»»

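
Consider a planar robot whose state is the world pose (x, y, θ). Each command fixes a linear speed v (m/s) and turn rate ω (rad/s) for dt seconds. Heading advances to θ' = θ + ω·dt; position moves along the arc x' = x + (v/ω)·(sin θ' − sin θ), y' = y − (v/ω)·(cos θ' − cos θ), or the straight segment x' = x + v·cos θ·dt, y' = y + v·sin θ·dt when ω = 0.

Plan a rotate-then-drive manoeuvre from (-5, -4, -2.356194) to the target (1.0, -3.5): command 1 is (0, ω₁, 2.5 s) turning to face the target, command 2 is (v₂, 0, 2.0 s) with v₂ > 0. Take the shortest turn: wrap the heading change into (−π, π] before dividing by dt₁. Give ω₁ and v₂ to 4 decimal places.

ω₁ = 0.9757, v₂ = 3.0104

heading to target = atan2(-3.5−-4, 1−-5) = 0.0831
Δθ = wrap(0.0831 − -2.3562) = 2.4393; ω₁ = Δθ/dt₁ = 0.9757
distance = √((1−-5)² + (-3.5−-4)²) = 6.0208; v₂ = distance/dt₂ = 3.0104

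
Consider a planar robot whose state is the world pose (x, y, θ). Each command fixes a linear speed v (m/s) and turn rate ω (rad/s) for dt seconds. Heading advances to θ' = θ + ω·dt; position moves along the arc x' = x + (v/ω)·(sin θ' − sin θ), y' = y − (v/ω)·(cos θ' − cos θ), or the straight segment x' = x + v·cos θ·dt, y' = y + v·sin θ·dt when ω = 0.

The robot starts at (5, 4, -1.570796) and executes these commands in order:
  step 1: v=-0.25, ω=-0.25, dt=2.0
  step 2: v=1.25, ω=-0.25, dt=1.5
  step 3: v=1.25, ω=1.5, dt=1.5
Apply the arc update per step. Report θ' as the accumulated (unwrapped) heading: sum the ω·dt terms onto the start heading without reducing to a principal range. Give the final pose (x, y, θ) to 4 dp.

step 1: θ'=-2.0708 (R=1.0000) → pose (5.1224, 4.4794, -2.0708)
step 2: θ'=-2.4458 (R=-5.0000) → pose (3.9395, 3.0388, -2.4458)
step 3: θ'=-0.1958 (R=0.8333) → pose (4.3115, 1.5818, -0.1958)

(4.3115, 1.5818, -0.1958)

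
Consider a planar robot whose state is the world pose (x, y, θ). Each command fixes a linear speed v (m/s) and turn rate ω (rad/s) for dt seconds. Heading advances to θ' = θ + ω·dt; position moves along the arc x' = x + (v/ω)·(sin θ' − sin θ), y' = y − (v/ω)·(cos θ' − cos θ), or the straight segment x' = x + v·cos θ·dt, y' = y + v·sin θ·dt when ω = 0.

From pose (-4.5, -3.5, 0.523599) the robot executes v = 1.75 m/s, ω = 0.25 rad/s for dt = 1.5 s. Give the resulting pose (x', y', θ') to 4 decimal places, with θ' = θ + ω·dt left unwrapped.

θ' = 0.5236 + 0.25·1.5 = 0.8986
R = v/ω = 1.75/0.25 = 7.0000
x' = -4.5 + 7.0000·(sin 0.8986 − sin 0.5236) = -2.5228
y' = -3.5 − 7.0000·(cos 0.8986 − cos 0.5236) = -1.7968

(-2.5228, -1.7968, 0.8986)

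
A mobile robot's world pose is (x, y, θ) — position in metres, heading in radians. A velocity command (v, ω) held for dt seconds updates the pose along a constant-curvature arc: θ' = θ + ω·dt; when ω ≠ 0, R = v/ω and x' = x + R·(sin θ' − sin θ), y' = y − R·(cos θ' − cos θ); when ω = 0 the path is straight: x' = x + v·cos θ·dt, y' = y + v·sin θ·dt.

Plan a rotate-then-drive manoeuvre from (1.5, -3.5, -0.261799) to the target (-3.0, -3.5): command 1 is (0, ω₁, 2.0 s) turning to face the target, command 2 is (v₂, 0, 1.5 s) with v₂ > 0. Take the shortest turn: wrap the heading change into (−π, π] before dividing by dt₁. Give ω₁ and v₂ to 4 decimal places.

heading to target = atan2(-3.5−-3.5, -3−1.5) = 3.1416
Δθ = wrap(3.1416 − -0.2618) = -2.8798; ω₁ = Δθ/dt₁ = -1.4399
distance = √((-3−1.5)² + (-3.5−-3.5)²) = 4.5000; v₂ = distance/dt₂ = 3.0000

ω₁ = -1.4399, v₂ = 3.0000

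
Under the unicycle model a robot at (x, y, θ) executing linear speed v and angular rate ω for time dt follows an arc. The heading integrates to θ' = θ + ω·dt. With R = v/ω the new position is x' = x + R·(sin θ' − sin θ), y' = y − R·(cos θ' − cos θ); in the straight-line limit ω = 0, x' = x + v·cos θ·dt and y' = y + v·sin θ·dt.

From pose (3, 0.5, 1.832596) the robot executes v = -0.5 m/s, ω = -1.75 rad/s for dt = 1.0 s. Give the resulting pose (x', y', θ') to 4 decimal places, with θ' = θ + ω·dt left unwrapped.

(2.7476, 0.1413, 0.0826)

θ' = 1.8326 + -1.75·1.0 = 0.0826
R = v/ω = -0.5/-1.75 = 0.2857
x' = 3 + 0.2857·(sin 0.0826 − sin 1.8326) = 2.7476
y' = 0.5 − 0.2857·(cos 0.0826 − cos 1.8326) = 0.1413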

««

- **Task item**:
Copy out the entries from the material above, matching each one exactly.

- **Result of the exercise**:
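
Consider a planar robot whose state is the world pose (x, y, θ). Each command fixes a linear speed v (m/s) and turn rate ω (rad/s) for dt seconds. Heading advances to θ' = θ + ω·dt; position moves along the arc x' = x + (v/ω)·(sin θ' − sin θ), y' = y − (v/ω)·(cos θ' − cos θ), or the straight segment x' = x + v·cos θ·dt, y' = y + v·sin θ·dt when ω = 0.

Plan a rotate-then-drive manoeuvre from (-5, -4, -2.356194) to the target (1.0, -3.5): command 1 is (0, ω₁, 2.5 s) turning to face the target, command 2 is (v₂, 0, 2.0 s) with v₂ > 0. Take the shortest turn: wrap the heading change into (−π, π] before dividing by dt₁. Give ω₁ and v₂ to 4 decimal places.

ω₁ = 0.9757, v₂ = 3.0104

heading to target = atan2(-3.5−-4, 1−-5) = 0.0831
Δθ = wrap(0.0831 − -2.3562) = 2.4393; ω₁ = Δθ/dt₁ = 0.9757
distance = √((1−-5)² + (-3.5−-4)²) = 6.0208; v₂ = distance/dt₂ = 3.0104

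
Consider a planar robot whose state is the world pose (x, y, θ). Each command fixes a linear speed v (m/s) and turn rate ω (rad/s) for dt seconds. Heading advances to θ' = θ + ω·dt; position moves along the arc x' = x + (v/ω)·(sin θ' − sin θ), y' = y − (v/ω)·(cos θ' − cos θ), or the straight segment x' = x + v·cos θ·dt, y' = y + v·sin θ·dt when ω = 0.

The robot starts at (5, 4, -1.570796) and executes these commands in order:
  step 1: v=-0.25, ω=-0.25, dt=2.0
  step 2: v=1.25, ω=-0.25, dt=1.5
  step 3: v=1.25, ω=1.5, dt=1.5
Apply the arc update per step. Report θ' as the accumulated (unwrapped) heading: sum the ω·dt terms onto the start heading without reducing to a principal range. Give the final pose (x, y, θ) to 4 dp.

step 1: θ'=-2.0708 (R=1.0000) → pose (5.1224, 4.4794, -2.0708)
step 2: θ'=-2.4458 (R=-5.0000) → pose (3.9395, 3.0388, -2.4458)
step 3: θ'=-0.1958 (R=0.8333) → pose (4.3115, 1.5818, -0.1958)

(4.3115, 1.5818, -0.1958)

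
Consider a planar robot whose state is the world pose (x, y, θ). Each command fixes a linear speed v (m/s) and turn rate ω (rad/s) for dt seconds. Heading advances to θ' = θ + ω·dt; position moves along the arc x' = x + (v/ω)·(sin θ' − sin θ), y' = y − (v/ω)·(cos θ' − cos θ), or the straight segment x' = x + v·cos θ·dt, y' = y + v·sin θ·dt when ω = 0.

From pose (-4.5, -3.5, 0.523599) the robot executes v = 1.75 m/s, ω = 0.25 rad/s for dt = 1.5 s. Give the resulting pose (x', y', θ') to 4 decimal places, with θ' = θ + ω·dt left unwrapped.

θ' = 0.5236 + 0.25·1.5 = 0.8986
R = v/ω = 1.75/0.25 = 7.0000
x' = -4.5 + 7.0000·(sin 0.8986 − sin 0.5236) = -2.5228
y' = -3.5 − 7.0000·(cos 0.8986 − cos 0.5236) = -1.7968

(-2.5228, -1.7968, 0.8986)

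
A mobile robot's world pose is (x, y, θ) — position in metres, heading in radians. A velocity command (v, ω) held for dt seconds updates the pose along a constant-curvature arc: θ' = θ + ω·dt; when ω ≠ 0, R = v/ω and x' = x + R·(sin θ' − sin θ), y' = y − R·(cos θ' − cos θ); when ω = 0 the path is straight: x' = x + v·cos θ·dt, y' = y + v·sin θ·dt.

Plan a rotate-then-drive manoeuvre from (1.5, -3.5, -0.261799) to the target (-3.0, -3.5): command 1 is (0, ω₁, 2.0 s) turning to face the target, command 2 is (v₂, 0, 1.5 s) with v₂ > 0. Take the shortest turn: wrap the heading change into (−π, π] before dividing by dt₁. Give ω₁ and v₂ to 4 decimal places.

heading to target = atan2(-3.5−-3.5, -3−1.5) = 3.1416
Δθ = wrap(3.1416 − -0.2618) = -2.8798; ω₁ = Δθ/dt₁ = -1.4399
distance = √((-3−1.5)² + (-3.5−-3.5)²) = 4.5000; v₂ = distance/dt₂ = 3.0000

ω₁ = -1.4399, v₂ = 3.0000

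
Under the unicycle model a robot at (x, y, θ) executing linear speed v and angular rate ω for time dt follows an arc. The heading integrates to θ' = θ + ω·dt. With R = v/ω the new position is x' = x + R·(sin θ' − sin θ), y' = y − R·(cos θ' − cos θ); in the straight-line limit ω = 0, x' = x + v·cos θ·dt and y' = y + v·sin θ·dt.

From pose (3, 0.5, 1.832596) the robot executes v = -0.5 m/s, ω = -1.75 rad/s for dt = 1.0 s. Give the resulting pose (x', y', θ') to 4 decimal places, with θ' = θ + ω·dt left unwrapped.

(2.7476, 0.1413, 0.0826)

θ' = 1.8326 + -1.75·1.0 = 0.0826
R = v/ω = -0.5/-1.75 = 0.2857
x' = 3 + 0.2857·(sin 0.0826 − sin 1.8326) = 2.7476
y' = 0.5 − 0.2857·(cos 0.0826 − cos 1.8326) = 0.1413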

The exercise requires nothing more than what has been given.